Problem description -
Write out the listing again, exactly as it appears below.

Material for this exercise -
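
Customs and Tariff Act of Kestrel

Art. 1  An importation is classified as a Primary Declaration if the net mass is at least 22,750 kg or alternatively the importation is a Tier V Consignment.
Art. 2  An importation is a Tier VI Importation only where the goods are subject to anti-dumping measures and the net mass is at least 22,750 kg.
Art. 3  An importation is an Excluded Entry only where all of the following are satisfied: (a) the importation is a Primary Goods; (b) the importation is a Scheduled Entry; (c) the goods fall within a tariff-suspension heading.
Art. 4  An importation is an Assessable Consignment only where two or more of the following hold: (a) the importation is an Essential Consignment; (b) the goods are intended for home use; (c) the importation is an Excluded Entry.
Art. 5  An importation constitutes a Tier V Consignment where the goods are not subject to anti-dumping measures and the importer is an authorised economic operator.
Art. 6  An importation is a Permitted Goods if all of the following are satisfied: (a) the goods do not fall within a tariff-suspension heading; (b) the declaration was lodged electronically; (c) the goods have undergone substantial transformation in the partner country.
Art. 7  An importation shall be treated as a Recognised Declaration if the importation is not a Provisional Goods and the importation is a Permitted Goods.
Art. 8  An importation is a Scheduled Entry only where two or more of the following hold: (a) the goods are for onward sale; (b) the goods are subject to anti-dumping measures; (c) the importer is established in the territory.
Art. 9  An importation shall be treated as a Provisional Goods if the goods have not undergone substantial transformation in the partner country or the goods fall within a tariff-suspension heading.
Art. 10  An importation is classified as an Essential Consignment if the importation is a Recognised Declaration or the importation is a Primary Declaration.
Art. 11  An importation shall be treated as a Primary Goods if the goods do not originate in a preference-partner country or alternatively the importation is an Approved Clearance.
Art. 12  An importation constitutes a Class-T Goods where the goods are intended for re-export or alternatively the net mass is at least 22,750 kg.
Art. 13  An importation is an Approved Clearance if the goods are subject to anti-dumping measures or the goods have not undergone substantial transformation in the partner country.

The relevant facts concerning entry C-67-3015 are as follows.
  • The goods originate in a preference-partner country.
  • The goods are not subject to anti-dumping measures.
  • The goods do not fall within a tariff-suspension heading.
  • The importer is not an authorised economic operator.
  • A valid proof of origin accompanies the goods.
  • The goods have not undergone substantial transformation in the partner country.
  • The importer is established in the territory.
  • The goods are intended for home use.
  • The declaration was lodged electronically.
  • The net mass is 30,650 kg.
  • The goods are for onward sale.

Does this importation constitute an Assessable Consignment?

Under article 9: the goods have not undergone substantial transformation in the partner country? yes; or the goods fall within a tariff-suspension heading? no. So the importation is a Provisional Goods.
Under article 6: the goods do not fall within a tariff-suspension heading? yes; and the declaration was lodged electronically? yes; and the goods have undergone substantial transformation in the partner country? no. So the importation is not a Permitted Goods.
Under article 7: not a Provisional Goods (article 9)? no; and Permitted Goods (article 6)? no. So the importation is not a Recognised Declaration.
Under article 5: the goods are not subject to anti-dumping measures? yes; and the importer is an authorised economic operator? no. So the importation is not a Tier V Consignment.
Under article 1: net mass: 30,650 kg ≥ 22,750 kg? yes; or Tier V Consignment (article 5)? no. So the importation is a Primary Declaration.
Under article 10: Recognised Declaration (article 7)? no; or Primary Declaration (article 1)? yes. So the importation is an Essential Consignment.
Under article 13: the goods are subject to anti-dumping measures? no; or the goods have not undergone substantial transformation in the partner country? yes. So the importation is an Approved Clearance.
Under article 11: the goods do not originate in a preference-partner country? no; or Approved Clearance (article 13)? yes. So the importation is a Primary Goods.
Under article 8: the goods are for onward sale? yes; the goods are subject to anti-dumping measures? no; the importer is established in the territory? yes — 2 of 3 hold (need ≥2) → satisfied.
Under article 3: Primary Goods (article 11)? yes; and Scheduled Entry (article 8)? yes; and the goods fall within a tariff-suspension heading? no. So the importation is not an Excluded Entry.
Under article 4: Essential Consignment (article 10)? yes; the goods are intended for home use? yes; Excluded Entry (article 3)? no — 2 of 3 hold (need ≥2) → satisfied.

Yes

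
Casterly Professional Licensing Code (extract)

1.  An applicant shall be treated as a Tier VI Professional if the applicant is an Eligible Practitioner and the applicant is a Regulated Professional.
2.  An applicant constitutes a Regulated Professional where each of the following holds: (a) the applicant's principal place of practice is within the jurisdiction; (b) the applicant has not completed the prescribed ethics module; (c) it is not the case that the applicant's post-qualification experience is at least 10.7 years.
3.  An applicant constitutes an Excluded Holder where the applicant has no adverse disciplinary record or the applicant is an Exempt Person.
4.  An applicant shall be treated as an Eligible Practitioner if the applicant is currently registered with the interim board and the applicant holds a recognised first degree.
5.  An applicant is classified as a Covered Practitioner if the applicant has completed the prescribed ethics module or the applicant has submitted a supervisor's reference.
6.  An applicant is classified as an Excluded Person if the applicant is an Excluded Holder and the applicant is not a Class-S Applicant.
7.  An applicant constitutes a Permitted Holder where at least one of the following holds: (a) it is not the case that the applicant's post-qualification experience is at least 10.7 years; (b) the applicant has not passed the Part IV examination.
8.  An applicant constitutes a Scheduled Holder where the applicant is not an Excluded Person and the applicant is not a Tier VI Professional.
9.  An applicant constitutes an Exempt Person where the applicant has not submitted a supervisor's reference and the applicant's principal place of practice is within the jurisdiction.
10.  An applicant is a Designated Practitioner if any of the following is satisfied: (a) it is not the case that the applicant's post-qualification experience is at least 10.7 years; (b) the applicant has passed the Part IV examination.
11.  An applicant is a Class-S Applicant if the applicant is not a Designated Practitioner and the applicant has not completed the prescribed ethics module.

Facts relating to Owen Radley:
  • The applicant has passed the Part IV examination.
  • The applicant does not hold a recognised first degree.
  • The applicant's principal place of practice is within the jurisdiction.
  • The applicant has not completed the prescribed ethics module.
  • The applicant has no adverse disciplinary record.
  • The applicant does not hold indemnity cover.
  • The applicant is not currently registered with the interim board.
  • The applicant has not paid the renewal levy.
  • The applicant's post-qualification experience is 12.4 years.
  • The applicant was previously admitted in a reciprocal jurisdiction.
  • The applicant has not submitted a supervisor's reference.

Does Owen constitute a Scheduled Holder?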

Result of the exercise -
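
Customs and Tariff Act of Kestrel

Art. 1  An importation is classified as a Primary Declaration if the net mass is at least 22,750 kg or alternatively the importation is a Tier V Consignment.
Art. 2  An importation is a Tier VI Importation only where the goods are subject to anti-dumping measures and the net mass is at least 22,750 kg.
Art. 3  An importation is an Excluded Entry only where all of the following are satisfied: (a) the importation is a Primary Goods; (b) the importation is a Scheduled Entry; (c) the goods fall within a tariff-suspension heading.
Art. 4  An importation is an Assessable Consignment only where two or more of the following hold: (a) the importation is an Essential Consignment; (b) the goods are intended for home use; (c) the importation is an Excluded Entry.
Art. 5  An importation constitutes a Tier V Consignment where the goods are not subject to anti-dumping measures and the importer is an authorised economic operator.
Art. 6  An importation is a Permitted Goods if all of the following are satisfied: (a) the goods do not fall within a tariff-suspension heading; (b) the declaration was lodged electronically; (c) the goods have undergone substantial transformation in the partner country.
Art. 7  An importation shall be treated as a Recognised Declaration if the importation is not a Provisional Goods and the importation is a Permitted Goods.
Art. 8  An importation is a Scheduled Entry only where two or more of the following hold: (a) the goods are for onward sale; (b) the goods are subject to anti-dumping measures; (c) the importer is established in the territory.
Art. 9  An importation shall be treated as a Provisional Goods if the goods have not undergone substantial transformation in the partner country or the goods fall within a tariff-suspension heading.
Art. 10  An importation is classified as an Essential Consignment if the importation is a Recognised Declaration or the importation is a Primary Declaration.
Art. 11  An importation shall be treated as a Primary Goods if the goods do not originate in a preference-partner country or alternatively the importation is an Approved Clearance.
Art. 12  An importation constitutes a Class-T Goods where the goods are intended for re-export or alternatively the net mass is at least 22,750 kg.
Art. 13  An importation is an Approved Clearance if the goods are subject to anti-dumping measures or the goods have not undergone substantial transformation in the partner country.

The relevant facts concerning entry C-67-3015 are as follows.
  • The goods originate in a preference-partner country.
  • The goods are not subject to anti-dumping measures.
  • The goods do not fall within a tariff-suspension heading.
  • The importer is not an authorised economic operator.
  • A valid proof of origin accompanies the goods.
  • The goods have not undergone substantial transformation in the partner country.
  • The importer is established in the territory.
  • The goods are intended for home use.
  • The declaration was lodged electronically.
  • The net mass is 30,650 kg.
  • The goods are for onward sale.

Does this importation constitute an Assessable Consignment?

Under article 9: the goods have not undergone substantial transformation in the partner country? yes; or the goods fall within a tariff-suspension heading? no. So the importation is a Provisional Goods.
Under article 6: the goods do not fall within a tariff-suspension heading? yes; and the declaration was lodged electronically? yes; and the goods have undergone substantial transformation in the partner country? no. So the importation is not a Permitted Goods.
Under article 7: not a Provisional Goods (article 9)? no; and Permitted Goods (article 6)? no. So the importation is not a Recognised Declaration.
Under article 5: the goods are not subject to anti-dumping measures? yes; and the importer is an authorised economic operator? no. So the importation is not a Tier V Consignment.
Under article 1: net mass: 30,650 kg ≥ 22,750 kg? yes; or Tier V Consignment (article 5)? no. So the importation is a Primary Declaration.
Under article 10: Recognised Declaration (article 7)? no; or Primary Declaration (article 1)? yes. So the importation is an Essential Consignment.
Under article 13: the goods are subject to anti-dumping measures? no; or the goods have not undergone substantial transformation in the partner country? yes. So the importation is an Approved Clearance.
Under article 11: the goods do not originate in a preference-partner country? no; or Approved Clearance (article 13)? yes. So the importation is a Primary Goods.
Under article 8: the goods are for onward sale? yes; the goods are subject to anti-dumping measures? no; the importer is established in the territory? yes — 2 of 3 hold (need ≥2) → satisfied.
Under article 3: Primary Goods (article 11)? yes; and Scheduled Entry (article 8)? yes; and the goods fall within a tariff-suspension heading? no. So the importation is not an Excluded Entry.
Under article 4: Essential Consignment (article 10)? yes; the goods are intended for home use? yes; Excluded Entry (article 3)? no — 2 of 3 hold (need ≥2) → satisfied.

Yes

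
Casterly Professional Licensing Code (extract)

1.  An applicant shall be treated as a Tier VI Professional if the applicant is an Eligible Practitioner and the applicant is a Regulated Professional.
2.  An applicant constitutes a Regulated Professional where each of the following holds: (a) the applicant's principal place of practice is within the jurisdiction; (b) the applicant has not completed the prescribed ethics module; (c) it is not the case that the applicant's post-qualification experience is at least 10.7 years.
3.  An applicant constitutes an Excluded Holder where the applicant has no adverse disciplinary record or the applicant is an Exempt Person.
4.  An applicant shall be treated as an Eligible Practitioner if the applicant is currently registered with the interim board and the applicant holds a recognised first degree.
5.  An applicant is classified as a Covered Practitioner if the applicant has completed the prescribed ethics module or the applicant has submitted a supervisor's reference.
6.  An applicant is classified as an Excluded Person if the applicant is an Excluded Holder and the applicant is not a Class-S Applicant.
7.  An applicant constitutes a Permitted Holder where at least one of the following holds: (a) it is not the case that the applicant's post-qualification experience is at least 10.7 years; (b) the applicant has not passed the Part IV examination.
8.  An applicant constitutes a Scheduled Holder where the applicant is not an Excluded Person and the applicant is not a Tier VI Professional.
9.  An applicant constitutes an Exempt Person where the applicant has not submitted a supervisor's reference and the applicant's principal place of practice is within the jurisdiction.
10.  An applicant is a Designated Practitioner if any of the following is satisfied: (a) it is not the case that the applicant's post-qualification experience is at least 10.7 years; (b) the applicant has passed the Part IV examination.
11.  An applicant is a Class-S Applicant if the applicant is not a Designated Practitioner and the applicant has not completed the prescribed ethics module.

Facts relating to Owen Radley:
  • The applicant has passed the Part IV examination.
  • The applicant does not hold a recognised first degree.
  • The applicant's principal place of practice is within the jurisdiction.
  • The applicant has not completed the prescribed ethics module.
  • The applicant has no adverse disciplinary record.
  • The applicant does not hold indemnity cover.
  • The applicant is not currently registered with the interim board.
  • The applicant has not paid the renewal levy.
  • The applicant's post-qualification experience is 12.4 years.
  • The applicant was previously admitted in a reciprocal jurisdiction.
  • The applicant has not submitted a supervisor's reference.

Does Owen constitute a Scheduled Holder?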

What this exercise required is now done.